• [WHAT YOU SHOULD DO]: All lines from the opening of the entries below through the line containing "( true | true" must be output exactly as they appear, with no other lines.

[Extracted data entries]
────────────────────

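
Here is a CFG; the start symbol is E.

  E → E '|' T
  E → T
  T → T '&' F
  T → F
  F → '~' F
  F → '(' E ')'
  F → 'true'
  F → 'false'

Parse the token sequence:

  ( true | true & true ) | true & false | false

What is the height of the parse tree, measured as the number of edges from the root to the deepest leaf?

[E [E [E [T [F ( [E [E [T [F true]]] | [T [T [F true]] & [F true]]] )]]] | [T [T [F true]] & [F false]]] | [T [F false]]]

9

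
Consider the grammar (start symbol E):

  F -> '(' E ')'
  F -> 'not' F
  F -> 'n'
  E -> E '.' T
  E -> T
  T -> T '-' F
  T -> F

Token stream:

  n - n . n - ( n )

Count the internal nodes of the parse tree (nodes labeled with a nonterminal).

[E [E [T [T [F n]] - [F n]]] . [T [T [F n]] - [F ( [E [T [F n]]] )]]]

13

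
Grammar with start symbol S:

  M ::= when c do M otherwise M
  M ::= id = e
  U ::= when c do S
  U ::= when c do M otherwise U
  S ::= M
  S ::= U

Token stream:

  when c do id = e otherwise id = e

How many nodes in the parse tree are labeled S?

[S [M when c do [M id = e] otherwise [M id = e]]]

1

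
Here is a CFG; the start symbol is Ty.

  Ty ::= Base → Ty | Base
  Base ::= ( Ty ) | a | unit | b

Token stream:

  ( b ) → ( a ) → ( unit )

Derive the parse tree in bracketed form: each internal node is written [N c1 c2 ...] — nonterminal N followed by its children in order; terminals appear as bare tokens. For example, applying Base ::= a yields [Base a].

Ty
Base → Ty
( Ty ) → Ty
( Base ) → Ty
( b ) → Ty
( b ) → Base → Ty
( b ) → ( Ty ) → Ty
( b ) → ( Base ) → Ty
( b ) → ( a ) → Ty
( b ) → ( a ) → Base
( b ) → ( a ) → ( Ty )
( b ) → ( a ) → ( Base )
( b ) → ( a ) → ( unit )

[Ty [Base ( [Ty [Base b]] )] → [Ty [Base ( [Ty [Base a]] )] → [Ty [Base ( [Ty [Base unit]] )]]]]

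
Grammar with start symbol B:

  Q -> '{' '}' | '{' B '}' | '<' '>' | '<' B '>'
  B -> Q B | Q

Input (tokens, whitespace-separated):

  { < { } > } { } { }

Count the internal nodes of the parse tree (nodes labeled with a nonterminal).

10

[B [Q { [B [Q < [B [Q { }]] >]] }] [B [Q { }] [B [Q { }]]]]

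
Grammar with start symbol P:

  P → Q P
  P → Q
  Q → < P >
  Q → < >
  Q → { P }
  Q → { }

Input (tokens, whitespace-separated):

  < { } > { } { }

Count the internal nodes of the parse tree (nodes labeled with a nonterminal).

8

[P [Q < [P [Q { }]] >] [P [Q { }] [P [Q { }]]]]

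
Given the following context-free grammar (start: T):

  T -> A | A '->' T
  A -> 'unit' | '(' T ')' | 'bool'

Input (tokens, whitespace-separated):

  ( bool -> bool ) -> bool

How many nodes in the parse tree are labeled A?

[T [A ( [T [A bool] -> [T [A bool]]] )] -> [T [A bool]]]

4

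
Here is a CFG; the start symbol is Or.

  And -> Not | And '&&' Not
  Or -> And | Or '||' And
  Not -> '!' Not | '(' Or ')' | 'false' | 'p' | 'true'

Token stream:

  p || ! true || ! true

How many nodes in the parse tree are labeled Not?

5

[Or [Or [Or [And [Not p]]] || [And [Not ! [Not true]]]] || [And [Not ! [Not true]]]]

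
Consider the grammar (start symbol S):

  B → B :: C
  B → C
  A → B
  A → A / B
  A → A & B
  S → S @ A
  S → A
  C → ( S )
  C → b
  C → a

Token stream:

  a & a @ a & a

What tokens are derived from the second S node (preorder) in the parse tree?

a & a

[S [S [A [A [B [C a]]] & [B [C a]]]] @ [A [A [B [C a]]] & [B [C a]]]]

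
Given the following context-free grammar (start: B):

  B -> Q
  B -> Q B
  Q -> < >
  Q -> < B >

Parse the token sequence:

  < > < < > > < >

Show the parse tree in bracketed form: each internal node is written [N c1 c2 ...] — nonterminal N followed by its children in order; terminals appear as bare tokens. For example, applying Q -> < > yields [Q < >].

B
Q B
< > B
< > Q B
< > < B > B
< > < Q > B
< > < < > > B
< > < < > > Q
< > < < > > < >

[B [Q < >] [B [Q < [B [Q < >]] >] [B [Q < >]]]]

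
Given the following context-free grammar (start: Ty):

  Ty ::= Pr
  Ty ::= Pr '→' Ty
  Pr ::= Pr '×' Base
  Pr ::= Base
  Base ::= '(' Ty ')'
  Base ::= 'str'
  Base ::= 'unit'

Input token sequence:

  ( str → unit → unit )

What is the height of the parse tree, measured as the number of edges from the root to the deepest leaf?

[Ty [Pr [Base ( [Ty [Pr [Base str]] → [Ty [Pr [Base unit]] → [Ty [Pr [Base unit]]]]] )]]]

8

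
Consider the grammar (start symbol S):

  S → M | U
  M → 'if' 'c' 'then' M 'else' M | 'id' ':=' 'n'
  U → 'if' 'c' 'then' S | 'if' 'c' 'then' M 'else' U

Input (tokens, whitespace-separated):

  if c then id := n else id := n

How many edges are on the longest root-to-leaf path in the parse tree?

3

[S [M if c then [M id := n] else [M id := n]]]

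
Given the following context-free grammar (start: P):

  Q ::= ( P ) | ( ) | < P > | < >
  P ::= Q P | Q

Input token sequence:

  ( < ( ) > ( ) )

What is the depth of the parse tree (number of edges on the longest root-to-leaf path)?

[P [Q ( [P [Q < [P [Q ( )]] >] [P [Q ( )]]] )]]

6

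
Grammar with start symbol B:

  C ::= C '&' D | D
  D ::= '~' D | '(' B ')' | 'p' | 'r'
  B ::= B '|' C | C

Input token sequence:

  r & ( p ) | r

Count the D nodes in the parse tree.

4

[B [B [C [C [D r]] & [D ( [B [C [D p]]] )]]] | [C [D r]]]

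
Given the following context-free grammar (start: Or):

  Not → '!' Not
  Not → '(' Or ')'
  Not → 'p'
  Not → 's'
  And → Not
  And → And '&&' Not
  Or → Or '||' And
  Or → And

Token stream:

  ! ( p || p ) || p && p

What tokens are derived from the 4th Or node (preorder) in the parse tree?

[Or [Or [And [Not ! [Not ( [Or [Or [And [Not p]]] || [And [Not p]]] )]]]] || [And [And [Not p]] && [Not p]]]

p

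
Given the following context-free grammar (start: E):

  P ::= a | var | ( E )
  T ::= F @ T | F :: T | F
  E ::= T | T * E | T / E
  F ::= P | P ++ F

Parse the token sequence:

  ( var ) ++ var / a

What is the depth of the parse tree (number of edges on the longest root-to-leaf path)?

[E [T [F [P ( [E [T [F [P var]]]] )] ++ [F [P var]]]] / [E [T [F [P a]]]]]

8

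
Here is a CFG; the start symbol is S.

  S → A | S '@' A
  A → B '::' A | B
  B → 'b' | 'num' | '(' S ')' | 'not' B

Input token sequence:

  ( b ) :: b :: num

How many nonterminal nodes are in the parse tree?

[S [A [B ( [S [A [B b]]] )] :: [A [B b] :: [A [B num]]]]]

10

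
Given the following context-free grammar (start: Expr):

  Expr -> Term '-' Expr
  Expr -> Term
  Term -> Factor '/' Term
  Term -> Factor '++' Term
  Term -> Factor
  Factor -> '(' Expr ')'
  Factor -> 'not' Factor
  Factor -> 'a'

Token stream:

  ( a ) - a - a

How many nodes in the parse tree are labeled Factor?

[Expr [Term [Factor ( [Expr [Term [Factor a]]] )]] - [Expr [Term [Factor a]] - [Expr [Term [Factor a]]]]]

4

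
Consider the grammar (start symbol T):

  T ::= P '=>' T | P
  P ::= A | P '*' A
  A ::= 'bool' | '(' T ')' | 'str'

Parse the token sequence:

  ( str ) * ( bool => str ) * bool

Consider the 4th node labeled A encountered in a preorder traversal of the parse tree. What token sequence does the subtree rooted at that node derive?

bool

[T [P [P [P [A ( [T [P [A str]]] )]] * [A ( [T [P [A bool]] => [T [P [A str]]]] )]] * [A bool]]]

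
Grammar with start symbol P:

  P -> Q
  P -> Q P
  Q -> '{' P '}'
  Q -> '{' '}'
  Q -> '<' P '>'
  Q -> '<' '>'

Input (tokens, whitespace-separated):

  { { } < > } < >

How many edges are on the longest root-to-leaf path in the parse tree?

[P [Q { [P [Q { }] [P [Q < >]]] }] [P [Q < >]]]

5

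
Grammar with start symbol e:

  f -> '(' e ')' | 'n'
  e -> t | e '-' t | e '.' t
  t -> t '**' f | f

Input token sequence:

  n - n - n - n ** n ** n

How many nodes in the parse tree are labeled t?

[e [e [e [e [t [f n]]] - [t [f n]]] - [t [f n]]] - [t [t [t [f n]] ** [f n]] ** [f n]]]

6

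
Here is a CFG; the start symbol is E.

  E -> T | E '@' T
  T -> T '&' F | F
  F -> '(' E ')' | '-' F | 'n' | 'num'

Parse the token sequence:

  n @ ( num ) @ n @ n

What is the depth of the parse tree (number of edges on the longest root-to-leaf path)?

8

[E [E [E [E [T [F n]]] @ [T [F ( [E [T [F num]]] )]]] @ [T [F n]]] @ [T [F n]]]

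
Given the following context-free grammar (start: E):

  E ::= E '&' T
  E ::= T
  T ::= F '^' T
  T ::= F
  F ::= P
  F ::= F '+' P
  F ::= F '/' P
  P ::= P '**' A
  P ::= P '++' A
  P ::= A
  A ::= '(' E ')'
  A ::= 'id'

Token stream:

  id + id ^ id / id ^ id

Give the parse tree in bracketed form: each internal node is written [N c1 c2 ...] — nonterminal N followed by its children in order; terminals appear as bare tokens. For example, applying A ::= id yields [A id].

[E [T [F [F [P [A id]]] + [P [A id]]] ^ [T [F [F [P [A id]]] / [P [A id]]] ^ [T [F [P [A id]]]]]]]

E
T
F ^ T
F + P ^ T
P + P ^ T
A + P ^ T
id + P ^ T
id + A ^ T
id + id ^ T
id + id ^ F ^ T
id + id ^ F / P ^ T
id + id ^ P / P ^ T
id + id ^ A / P ^ T
id + id ^ id / P ^ T
id + id ^ id / A ^ T
id + id ^ id / id ^ T
id + id ^ id / id ^ F
id + id ^ id / id ^ P
id + id ^ id / id ^ A
id + id ^ id / id ^ id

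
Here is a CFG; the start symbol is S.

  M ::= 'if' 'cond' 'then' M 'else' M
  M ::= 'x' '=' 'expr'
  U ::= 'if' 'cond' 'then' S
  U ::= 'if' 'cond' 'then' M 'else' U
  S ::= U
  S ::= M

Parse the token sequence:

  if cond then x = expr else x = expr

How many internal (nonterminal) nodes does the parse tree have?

[S [M if cond then [M x = expr] else [M x = expr]]]

4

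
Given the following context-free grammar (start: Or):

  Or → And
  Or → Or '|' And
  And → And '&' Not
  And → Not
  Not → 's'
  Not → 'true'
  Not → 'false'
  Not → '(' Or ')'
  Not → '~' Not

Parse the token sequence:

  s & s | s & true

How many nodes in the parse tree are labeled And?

4

[Or [Or [And [And [Not s]] & [Not s]]] | [And [And [Not s]] & [Not true]]]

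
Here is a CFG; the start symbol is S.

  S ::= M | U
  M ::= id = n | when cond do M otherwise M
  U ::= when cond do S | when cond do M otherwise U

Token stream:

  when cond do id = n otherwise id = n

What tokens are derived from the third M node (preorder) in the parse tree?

[S [M when cond do [M id = n] otherwise [M id = n]]]

id = n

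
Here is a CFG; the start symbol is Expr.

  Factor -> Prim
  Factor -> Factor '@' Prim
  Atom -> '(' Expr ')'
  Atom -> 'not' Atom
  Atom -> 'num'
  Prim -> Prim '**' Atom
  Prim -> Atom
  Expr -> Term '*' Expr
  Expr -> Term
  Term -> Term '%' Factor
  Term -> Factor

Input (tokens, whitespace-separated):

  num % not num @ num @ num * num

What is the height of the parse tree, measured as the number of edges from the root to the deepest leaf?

8

[Expr [Term [Term [Factor [Prim [Atom num]]]] % [Factor [Factor [Factor [Prim [Atom not [Atom num]]]] @ [Prim [Atom num]]] @ [Prim [Atom num]]]] * [Expr [Term [Factor [Prim [Atom num]]]]]]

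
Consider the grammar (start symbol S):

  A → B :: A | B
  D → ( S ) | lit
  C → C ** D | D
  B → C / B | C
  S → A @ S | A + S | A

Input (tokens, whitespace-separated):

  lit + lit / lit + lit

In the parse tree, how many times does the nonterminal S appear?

3

[S [A [B [C [D lit]]]] + [S [A [B [C [D lit]] / [B [C [D lit]]]]] + [S [A [B [C [D lit]]]]]]]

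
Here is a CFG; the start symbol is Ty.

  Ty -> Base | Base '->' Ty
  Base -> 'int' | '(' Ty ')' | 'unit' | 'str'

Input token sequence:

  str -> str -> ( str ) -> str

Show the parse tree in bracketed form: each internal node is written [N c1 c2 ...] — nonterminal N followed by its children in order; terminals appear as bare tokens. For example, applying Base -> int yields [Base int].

[Ty [Base str] -> [Ty [Base str] -> [Ty [Base ( [Ty [Base str]] )] -> [Ty [Base str]]]]]

Ty
Base -> Ty
str -> Ty
str -> Base -> Ty
str -> str -> Ty
str -> str -> Base -> Ty
str -> str -> ( Ty ) -> Ty
str -> str -> ( Base ) -> Ty
str -> str -> ( str ) -> Ty
str -> str -> ( str ) -> Base
str -> str -> ( str ) -> str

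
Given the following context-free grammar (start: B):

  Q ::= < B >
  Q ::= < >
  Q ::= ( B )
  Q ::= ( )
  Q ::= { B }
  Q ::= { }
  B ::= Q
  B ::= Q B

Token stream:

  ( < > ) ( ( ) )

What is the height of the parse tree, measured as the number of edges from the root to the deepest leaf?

[B [Q ( [B [Q < >]] )] [B [Q ( [B [Q ( )]] )]]]

5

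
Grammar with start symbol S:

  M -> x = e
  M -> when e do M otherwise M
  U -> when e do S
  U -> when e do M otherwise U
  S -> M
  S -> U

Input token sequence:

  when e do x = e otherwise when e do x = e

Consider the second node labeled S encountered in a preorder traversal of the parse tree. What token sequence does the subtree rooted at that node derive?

[S [U when e do [M x = e] otherwise [U when e do [S [M x = e]]]]]

x = e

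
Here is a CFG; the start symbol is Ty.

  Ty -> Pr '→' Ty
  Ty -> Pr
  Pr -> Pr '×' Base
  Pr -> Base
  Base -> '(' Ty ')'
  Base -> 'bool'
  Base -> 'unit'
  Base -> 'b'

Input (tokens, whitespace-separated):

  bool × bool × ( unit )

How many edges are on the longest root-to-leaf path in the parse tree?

6

[Ty [Pr [Pr [Pr [Base bool]] × [Base bool]] × [Base ( [Ty [Pr [Base unit]]] )]]]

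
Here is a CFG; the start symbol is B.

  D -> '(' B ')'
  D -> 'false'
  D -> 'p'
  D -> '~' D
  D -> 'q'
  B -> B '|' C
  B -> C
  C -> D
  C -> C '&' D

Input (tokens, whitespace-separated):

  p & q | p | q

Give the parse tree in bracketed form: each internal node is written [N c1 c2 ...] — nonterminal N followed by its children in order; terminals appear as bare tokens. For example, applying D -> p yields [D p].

[B [B [B [C [C [D p]] & [D q]]] | [C [D p]]] | [C [D q]]]

B
B | C
B | C | C
C | C | C
C & D | C | C
D & D | C | C
p & D | C | C
p & q | C | C
p & q | D | C
p & q | p | C
p & q | p | D
p & q | p | q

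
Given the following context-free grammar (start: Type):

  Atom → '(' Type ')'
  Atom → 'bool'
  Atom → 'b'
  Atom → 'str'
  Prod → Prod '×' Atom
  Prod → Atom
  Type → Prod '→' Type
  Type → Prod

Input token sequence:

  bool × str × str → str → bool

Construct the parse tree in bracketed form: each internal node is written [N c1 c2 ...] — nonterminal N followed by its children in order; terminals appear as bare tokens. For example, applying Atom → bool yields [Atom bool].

Type
Prod → Type
Prod × Atom → Type
Prod × Atom × Atom → Type
Atom × Atom × Atom → Type
bool × Atom × Atom → Type
bool × str × Atom → Type
bool × str × str → Type
bool × str × str → Prod → Type
bool × str × str → Atom → Type
bool × str × str → str → Type
bool × str × str → str → Prod
bool × str × str → str → Atom
bool × str × str → str → bool

[Type [Prod [Prod [Prod [Atom bool]] × [Atom str]] × [Atom str]] → [Type [Prod [Atom str]] → [Type [Prod [Atom bool]]]]]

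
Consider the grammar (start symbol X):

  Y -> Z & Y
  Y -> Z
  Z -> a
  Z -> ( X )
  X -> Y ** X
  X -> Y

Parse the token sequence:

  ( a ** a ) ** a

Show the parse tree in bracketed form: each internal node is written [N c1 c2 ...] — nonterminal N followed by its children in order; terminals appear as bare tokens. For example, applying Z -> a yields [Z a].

X
Y ** X
Z ** X
( X ) ** X
( Y ** X ) ** X
( Z ** X ) ** X
( a ** X ) ** X
( a ** Y ) ** X
( a ** Z ) ** X
( a ** a ) ** X
( a ** a ) ** Y
( a ** a ) ** Z
( a ** a ) ** a

[X [Y [Z ( [X [Y [Z a]] ** [X [Y [Z a]]]] )]] ** [X [Y [Z a]]]]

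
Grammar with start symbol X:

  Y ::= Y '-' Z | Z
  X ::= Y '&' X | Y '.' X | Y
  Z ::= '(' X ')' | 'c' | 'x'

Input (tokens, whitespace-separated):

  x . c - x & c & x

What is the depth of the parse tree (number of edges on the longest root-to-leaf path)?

6

[X [Y [Z x]] . [X [Y [Y [Z c]] - [Z x]] & [X [Y [Z c]] & [X [Y [Z x]]]]]]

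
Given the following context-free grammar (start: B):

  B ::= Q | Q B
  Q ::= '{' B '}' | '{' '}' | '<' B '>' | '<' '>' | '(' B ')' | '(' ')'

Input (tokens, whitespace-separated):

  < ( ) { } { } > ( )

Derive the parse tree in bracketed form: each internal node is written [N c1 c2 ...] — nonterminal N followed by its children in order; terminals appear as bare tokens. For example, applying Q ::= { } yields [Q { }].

B
Q B
< B > B
< Q B > B
< ( ) B > B
< ( ) Q B > B
< ( ) { } B > B
< ( ) { } Q > B
< ( ) { } { } > B
< ( ) { } { } > Q
< ( ) { } { } > ( )

[B [Q < [B [Q ( )] [B [Q { }] [B [Q { }]]]] >] [B [Q ( )]]]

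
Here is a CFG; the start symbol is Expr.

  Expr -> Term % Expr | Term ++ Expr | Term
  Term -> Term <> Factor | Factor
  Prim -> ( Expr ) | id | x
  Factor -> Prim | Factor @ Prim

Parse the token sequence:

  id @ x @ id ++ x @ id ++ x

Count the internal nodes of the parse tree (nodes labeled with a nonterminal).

[Expr [Term [Factor [Factor [Factor [Prim id]] @ [Prim x]] @ [Prim id]]] ++ [Expr [Term [Factor [Factor [Prim x]] @ [Prim id]]] ++ [Expr [Term [Factor [Prim x]]]]]]

18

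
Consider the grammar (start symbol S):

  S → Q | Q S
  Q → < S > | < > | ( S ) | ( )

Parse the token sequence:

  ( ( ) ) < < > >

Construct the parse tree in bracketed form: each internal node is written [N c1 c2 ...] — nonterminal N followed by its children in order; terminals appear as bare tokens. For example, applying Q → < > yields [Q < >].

S
Q S
( S ) S
( Q ) S
( ( ) ) S
( ( ) ) Q
( ( ) ) < S >
( ( ) ) < Q >
( ( ) ) < < > >

[S [Q ( [S [Q ( )]] )] [S [Q < [S [Q < >]] >]]]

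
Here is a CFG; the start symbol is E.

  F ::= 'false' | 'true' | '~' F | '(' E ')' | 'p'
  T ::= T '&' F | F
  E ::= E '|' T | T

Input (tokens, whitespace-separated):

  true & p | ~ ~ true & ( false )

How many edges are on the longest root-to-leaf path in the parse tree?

6

[E [E [T [T [F true]] & [F p]]] | [T [T [F ~ [F ~ [F true]]]] & [F ( [E [T [F false]]] )]]]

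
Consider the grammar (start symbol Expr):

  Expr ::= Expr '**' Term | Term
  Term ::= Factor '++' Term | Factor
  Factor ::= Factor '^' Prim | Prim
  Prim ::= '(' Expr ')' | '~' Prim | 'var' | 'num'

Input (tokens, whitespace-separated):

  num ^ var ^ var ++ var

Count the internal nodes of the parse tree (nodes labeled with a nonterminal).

[Expr [Term [Factor [Factor [Factor [Prim num]] ^ [Prim var]] ^ [Prim var]] ++ [Term [Factor [Prim var]]]]]

11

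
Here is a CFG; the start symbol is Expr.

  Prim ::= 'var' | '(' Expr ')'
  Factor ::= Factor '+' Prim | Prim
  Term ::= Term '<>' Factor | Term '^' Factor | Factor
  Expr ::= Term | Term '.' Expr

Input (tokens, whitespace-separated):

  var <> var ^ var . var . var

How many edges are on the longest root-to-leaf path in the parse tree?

[Expr [Term [Term [Term [Factor [Prim var]]] <> [Factor [Prim var]]] ^ [Factor [Prim var]]] . [Expr [Term [Factor [Prim var]]] . [Expr [Term [Factor [Prim var]]]]]]

6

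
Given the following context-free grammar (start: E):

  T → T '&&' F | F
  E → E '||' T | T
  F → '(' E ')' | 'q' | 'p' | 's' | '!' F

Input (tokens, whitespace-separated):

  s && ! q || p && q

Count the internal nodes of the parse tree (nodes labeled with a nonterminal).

11

[E [E [T [T [F s]] && [F ! [F q]]]] || [T [T [F p]] && [F q]]]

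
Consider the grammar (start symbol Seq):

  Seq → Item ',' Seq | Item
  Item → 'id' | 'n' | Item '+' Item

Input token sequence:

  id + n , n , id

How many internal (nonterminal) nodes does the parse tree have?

8

[Seq [Item [Item id] + [Item n]] , [Seq [Item n] , [Seq [Item id]]]]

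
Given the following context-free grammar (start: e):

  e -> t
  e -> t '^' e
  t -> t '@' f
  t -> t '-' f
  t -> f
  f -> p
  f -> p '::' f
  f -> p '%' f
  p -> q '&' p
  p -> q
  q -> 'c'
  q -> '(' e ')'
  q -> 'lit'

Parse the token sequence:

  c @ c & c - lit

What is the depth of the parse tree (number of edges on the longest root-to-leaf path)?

[e [t [t [t [f [p [q c]]]] @ [f [p [q c] & [p [q c]]]]] - [f [p [q lit]]]]]

7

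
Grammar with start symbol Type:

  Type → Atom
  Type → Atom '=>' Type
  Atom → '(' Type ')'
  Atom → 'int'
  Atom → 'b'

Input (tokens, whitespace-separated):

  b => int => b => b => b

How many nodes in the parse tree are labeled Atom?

[Type [Atom b] => [Type [Atom int] => [Type [Atom b] => [Type [Atom b] => [Type [Atom b]]]]]]

5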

────────────────────

• [ANSWER SECTION]:
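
Here is a CFG; the start symbol is E.

  E → E '|' T
  E → T
  T → T '&' F
  T → F
  F → '~' F
  F → '(' E ')'
  F → 'true'
  F → 'false'

Parse the token sequence:

  ( true | true & true ) | true & false | false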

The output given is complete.